#### [The records]
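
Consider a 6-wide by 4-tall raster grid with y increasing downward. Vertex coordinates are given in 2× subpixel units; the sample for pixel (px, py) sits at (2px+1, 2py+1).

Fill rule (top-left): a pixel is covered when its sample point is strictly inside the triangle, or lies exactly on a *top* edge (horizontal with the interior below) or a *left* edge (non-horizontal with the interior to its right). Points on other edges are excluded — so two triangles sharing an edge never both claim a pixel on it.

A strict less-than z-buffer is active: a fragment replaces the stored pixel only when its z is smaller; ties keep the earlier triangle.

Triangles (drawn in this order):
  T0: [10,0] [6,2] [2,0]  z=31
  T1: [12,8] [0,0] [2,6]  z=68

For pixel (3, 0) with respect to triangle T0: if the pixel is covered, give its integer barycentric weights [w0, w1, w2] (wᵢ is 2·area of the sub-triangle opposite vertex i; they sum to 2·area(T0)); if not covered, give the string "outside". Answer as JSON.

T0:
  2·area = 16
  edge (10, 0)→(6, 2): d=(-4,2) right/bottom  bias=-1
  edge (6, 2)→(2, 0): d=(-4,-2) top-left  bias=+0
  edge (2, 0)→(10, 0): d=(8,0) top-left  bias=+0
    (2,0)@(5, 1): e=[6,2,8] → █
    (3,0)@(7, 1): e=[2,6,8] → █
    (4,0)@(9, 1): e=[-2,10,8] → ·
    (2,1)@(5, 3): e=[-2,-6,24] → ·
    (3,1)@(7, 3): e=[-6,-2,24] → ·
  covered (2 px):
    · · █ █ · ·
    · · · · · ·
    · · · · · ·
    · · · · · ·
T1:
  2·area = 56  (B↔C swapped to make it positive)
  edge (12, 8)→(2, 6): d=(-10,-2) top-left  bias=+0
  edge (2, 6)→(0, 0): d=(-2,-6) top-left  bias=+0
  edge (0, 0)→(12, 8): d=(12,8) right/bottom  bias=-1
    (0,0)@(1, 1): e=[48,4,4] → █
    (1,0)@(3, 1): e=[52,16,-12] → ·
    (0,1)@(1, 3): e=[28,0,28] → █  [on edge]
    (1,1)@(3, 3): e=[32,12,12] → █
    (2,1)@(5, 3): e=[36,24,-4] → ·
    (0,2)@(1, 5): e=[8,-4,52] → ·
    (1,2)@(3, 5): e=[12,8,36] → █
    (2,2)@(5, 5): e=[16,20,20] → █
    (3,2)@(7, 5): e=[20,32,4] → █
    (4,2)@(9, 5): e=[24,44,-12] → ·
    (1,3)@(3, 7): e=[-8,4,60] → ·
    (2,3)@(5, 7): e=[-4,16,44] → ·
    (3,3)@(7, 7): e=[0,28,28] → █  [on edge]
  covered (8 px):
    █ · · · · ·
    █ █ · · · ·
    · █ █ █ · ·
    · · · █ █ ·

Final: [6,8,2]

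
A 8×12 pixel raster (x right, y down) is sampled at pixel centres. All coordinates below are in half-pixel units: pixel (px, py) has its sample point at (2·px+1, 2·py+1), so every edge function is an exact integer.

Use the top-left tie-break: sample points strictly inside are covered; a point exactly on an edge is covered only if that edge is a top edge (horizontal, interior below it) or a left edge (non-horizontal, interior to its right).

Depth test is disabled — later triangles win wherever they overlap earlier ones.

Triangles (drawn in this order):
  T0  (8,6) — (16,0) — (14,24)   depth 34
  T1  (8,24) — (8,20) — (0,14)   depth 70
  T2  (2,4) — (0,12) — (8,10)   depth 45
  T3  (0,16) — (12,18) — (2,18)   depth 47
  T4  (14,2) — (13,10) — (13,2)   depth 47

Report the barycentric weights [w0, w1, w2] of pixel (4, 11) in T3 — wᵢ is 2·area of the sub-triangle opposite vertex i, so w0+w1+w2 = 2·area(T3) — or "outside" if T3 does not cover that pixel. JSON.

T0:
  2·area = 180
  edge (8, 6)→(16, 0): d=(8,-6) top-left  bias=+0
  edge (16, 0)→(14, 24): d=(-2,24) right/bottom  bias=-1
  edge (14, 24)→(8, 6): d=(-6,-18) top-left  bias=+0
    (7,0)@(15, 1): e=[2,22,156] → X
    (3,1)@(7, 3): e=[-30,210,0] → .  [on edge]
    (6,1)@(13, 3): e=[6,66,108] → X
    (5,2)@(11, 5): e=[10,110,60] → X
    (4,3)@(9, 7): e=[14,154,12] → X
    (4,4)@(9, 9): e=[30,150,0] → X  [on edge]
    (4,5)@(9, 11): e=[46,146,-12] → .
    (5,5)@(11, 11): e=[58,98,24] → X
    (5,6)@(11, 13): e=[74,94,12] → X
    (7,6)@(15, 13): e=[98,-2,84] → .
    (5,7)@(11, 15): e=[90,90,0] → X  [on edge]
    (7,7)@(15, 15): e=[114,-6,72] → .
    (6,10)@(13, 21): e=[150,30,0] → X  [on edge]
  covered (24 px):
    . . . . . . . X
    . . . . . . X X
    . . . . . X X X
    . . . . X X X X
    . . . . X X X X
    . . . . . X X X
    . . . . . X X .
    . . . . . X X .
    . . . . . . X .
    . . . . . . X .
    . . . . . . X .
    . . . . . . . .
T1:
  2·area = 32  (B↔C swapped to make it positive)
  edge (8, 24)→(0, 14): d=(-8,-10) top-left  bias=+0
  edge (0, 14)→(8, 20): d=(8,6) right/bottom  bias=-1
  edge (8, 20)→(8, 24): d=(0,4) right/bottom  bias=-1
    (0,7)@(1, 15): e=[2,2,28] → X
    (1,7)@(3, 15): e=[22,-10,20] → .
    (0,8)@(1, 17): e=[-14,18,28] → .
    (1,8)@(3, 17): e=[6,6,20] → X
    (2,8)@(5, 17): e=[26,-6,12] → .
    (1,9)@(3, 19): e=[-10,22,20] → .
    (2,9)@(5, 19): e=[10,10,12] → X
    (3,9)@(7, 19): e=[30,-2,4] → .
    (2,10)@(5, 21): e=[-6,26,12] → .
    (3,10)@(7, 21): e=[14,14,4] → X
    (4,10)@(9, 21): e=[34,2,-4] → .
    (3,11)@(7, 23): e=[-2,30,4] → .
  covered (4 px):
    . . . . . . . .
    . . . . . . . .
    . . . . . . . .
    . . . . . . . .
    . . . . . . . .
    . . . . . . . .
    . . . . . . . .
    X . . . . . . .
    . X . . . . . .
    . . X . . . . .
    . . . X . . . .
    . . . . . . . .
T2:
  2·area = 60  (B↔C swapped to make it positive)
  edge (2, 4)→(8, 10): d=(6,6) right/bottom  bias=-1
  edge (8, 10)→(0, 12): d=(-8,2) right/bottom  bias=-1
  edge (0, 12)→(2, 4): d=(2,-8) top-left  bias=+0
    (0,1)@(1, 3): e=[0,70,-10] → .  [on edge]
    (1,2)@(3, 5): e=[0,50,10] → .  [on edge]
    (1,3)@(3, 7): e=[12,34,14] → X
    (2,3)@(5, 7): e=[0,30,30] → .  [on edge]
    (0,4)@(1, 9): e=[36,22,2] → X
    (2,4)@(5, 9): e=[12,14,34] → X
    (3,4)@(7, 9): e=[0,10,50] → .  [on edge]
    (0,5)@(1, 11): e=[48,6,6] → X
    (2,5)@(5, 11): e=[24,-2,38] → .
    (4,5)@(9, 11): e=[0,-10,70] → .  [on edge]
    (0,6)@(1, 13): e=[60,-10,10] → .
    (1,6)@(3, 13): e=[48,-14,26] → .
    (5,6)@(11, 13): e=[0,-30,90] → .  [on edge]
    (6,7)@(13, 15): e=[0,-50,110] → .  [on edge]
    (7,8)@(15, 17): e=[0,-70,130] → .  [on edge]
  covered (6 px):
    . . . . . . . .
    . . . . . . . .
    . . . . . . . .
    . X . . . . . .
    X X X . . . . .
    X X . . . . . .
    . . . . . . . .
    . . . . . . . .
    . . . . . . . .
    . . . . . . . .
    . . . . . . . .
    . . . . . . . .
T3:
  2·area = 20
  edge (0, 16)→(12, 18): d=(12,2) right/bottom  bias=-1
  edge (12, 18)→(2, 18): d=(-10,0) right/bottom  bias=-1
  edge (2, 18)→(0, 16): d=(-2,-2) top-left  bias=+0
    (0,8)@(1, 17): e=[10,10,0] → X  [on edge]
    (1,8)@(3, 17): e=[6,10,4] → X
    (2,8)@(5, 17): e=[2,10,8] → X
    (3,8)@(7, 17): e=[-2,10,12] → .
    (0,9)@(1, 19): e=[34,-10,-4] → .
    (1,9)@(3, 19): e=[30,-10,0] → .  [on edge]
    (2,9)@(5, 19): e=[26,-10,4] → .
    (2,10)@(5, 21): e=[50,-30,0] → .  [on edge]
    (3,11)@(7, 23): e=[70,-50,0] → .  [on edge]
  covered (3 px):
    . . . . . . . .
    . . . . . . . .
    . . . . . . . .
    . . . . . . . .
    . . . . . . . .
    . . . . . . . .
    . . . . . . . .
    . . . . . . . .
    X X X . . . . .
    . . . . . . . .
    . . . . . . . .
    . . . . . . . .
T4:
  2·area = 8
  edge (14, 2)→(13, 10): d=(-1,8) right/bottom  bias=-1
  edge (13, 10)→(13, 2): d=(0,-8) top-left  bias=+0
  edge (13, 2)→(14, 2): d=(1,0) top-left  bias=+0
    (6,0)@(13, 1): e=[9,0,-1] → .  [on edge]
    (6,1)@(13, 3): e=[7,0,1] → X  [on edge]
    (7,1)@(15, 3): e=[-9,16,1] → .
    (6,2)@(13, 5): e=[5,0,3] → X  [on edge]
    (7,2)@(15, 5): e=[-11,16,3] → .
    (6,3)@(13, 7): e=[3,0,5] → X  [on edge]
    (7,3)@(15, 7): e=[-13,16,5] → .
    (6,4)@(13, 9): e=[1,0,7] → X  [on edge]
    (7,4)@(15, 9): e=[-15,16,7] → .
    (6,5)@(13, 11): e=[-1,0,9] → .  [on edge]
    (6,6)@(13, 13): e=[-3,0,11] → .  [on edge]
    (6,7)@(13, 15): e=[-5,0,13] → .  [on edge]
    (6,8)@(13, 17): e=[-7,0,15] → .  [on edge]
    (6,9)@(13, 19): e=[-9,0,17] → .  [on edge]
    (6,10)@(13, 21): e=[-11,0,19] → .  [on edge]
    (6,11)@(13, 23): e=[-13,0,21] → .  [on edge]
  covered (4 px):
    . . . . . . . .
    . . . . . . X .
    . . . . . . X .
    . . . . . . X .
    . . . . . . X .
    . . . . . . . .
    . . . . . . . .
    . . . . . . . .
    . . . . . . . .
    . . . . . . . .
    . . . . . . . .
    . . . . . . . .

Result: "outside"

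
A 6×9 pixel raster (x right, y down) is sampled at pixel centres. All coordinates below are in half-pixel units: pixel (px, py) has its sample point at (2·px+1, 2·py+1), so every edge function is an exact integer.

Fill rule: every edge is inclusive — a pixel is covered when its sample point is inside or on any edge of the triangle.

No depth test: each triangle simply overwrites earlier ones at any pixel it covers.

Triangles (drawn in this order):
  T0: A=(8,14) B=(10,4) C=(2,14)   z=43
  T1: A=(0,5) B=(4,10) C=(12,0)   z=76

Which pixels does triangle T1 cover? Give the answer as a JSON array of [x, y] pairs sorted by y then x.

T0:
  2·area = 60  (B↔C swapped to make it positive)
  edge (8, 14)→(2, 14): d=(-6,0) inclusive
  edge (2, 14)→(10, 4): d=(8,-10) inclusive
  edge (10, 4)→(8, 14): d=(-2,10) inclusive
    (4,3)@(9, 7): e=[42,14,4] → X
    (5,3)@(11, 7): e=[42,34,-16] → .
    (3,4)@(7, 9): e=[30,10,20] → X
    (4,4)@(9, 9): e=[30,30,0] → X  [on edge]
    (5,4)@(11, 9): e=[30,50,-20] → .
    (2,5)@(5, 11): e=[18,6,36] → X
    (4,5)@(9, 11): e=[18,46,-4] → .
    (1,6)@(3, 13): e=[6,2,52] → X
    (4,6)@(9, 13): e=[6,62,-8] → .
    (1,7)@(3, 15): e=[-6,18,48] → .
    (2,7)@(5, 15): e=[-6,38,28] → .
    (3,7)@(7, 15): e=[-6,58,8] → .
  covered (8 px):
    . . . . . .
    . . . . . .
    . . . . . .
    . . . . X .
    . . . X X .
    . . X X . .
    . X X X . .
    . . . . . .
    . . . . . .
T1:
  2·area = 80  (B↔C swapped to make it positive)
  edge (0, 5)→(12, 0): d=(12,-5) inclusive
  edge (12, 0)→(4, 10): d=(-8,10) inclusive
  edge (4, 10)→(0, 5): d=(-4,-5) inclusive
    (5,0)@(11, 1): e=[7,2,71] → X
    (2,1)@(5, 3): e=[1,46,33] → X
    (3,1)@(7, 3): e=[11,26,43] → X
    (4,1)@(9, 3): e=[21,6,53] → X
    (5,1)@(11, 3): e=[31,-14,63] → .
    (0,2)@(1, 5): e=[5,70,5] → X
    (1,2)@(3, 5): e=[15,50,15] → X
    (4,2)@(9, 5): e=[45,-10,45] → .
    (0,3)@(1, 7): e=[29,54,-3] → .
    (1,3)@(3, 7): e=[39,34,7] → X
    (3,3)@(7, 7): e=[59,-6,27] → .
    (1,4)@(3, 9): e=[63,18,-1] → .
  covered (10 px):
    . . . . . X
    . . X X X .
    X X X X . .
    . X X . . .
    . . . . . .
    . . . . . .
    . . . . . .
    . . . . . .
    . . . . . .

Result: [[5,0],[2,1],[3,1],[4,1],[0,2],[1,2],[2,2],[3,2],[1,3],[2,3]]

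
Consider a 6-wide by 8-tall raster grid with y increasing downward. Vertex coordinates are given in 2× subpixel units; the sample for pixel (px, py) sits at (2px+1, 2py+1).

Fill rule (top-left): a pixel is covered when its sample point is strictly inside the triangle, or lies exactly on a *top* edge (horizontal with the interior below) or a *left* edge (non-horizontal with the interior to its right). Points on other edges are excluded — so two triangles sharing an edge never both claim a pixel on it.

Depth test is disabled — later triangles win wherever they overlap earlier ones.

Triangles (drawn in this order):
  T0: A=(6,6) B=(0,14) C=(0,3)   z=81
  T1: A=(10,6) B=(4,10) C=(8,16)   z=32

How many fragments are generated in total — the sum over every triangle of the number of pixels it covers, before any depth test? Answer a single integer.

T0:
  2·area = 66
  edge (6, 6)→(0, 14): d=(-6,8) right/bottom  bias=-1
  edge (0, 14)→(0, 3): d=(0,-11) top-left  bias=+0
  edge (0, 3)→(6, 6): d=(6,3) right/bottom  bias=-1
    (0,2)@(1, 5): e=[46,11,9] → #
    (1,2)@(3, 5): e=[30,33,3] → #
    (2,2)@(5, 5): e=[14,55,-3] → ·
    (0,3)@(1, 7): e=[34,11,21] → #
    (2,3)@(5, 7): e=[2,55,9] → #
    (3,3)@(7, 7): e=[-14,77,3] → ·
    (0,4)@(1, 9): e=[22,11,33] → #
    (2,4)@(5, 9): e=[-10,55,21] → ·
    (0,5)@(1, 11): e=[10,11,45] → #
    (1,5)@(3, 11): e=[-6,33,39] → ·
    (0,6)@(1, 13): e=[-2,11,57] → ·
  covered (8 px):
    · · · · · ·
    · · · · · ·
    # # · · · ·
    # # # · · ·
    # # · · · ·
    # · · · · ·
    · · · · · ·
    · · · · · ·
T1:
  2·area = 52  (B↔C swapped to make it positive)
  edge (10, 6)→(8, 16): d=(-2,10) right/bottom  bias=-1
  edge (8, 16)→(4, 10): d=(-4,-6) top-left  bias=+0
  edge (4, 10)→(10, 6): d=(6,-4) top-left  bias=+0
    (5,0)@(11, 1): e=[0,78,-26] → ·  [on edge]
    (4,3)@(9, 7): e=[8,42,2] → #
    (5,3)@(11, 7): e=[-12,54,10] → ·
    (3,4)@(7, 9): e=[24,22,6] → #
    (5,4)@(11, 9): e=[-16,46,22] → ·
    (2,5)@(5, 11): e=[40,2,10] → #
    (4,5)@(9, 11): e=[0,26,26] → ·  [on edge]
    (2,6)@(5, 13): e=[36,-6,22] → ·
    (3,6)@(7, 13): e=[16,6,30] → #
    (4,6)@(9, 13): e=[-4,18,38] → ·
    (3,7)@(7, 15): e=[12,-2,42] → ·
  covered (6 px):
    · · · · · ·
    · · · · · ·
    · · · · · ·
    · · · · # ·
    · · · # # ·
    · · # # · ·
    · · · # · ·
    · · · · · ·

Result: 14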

#### [Directions]
Nothing but a number should be returned: how many lines of the listing include "Consider".

#### [Exercise result]
2